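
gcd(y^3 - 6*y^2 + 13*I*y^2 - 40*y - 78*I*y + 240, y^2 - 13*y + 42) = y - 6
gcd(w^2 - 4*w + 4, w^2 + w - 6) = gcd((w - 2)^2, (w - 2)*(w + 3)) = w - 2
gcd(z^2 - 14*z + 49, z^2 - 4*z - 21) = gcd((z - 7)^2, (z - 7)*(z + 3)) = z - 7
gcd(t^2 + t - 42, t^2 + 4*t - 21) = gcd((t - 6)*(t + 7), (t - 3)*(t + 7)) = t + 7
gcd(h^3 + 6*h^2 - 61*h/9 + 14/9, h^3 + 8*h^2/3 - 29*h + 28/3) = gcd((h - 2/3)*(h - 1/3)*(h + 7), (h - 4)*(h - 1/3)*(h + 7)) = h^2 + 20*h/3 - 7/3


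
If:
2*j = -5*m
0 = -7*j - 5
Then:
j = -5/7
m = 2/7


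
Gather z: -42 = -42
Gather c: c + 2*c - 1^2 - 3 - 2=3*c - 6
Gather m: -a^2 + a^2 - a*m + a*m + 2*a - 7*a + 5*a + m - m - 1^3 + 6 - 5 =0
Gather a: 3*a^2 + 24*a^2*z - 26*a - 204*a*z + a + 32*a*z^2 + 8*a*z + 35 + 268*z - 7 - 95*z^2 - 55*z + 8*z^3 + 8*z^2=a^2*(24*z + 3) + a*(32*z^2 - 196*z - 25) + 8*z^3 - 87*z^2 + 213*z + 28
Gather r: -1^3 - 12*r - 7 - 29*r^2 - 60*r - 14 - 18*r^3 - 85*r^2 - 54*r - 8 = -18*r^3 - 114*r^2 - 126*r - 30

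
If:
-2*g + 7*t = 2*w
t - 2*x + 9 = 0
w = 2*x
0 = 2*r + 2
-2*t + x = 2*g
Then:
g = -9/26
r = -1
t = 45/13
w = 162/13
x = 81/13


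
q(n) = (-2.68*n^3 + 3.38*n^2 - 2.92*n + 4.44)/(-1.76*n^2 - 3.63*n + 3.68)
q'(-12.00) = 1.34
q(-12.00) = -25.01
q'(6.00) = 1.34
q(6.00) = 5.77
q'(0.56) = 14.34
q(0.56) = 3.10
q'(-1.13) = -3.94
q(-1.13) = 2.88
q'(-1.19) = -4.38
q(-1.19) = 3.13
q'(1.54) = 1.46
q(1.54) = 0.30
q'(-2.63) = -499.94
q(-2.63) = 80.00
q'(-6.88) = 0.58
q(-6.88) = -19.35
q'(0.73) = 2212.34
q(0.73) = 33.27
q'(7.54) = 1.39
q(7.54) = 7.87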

====

Task objective: Whenever the word "Gather" occurs in a line of the listing above, return that line.

Result below:
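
Gather z: -42 = -42
Gather c: c + 2*c - 1^2 - 3 - 2=3*c - 6
Gather m: -a^2 + a^2 - a*m + a*m + 2*a - 7*a + 5*a + m - m - 1^3 + 6 - 5 =0
Gather a: 3*a^2 + 24*a^2*z - 26*a - 204*a*z + a + 32*a*z^2 + 8*a*z + 35 + 268*z - 7 - 95*z^2 - 55*z + 8*z^3 + 8*z^2=a^2*(24*z + 3) + a*(32*z^2 - 196*z - 25) + 8*z^3 - 87*z^2 + 213*z + 28
Gather r: -1^3 - 12*r - 7 - 29*r^2 - 60*r - 14 - 18*r^3 - 85*r^2 - 54*r - 8 = -18*r^3 - 114*r^2 - 126*r - 30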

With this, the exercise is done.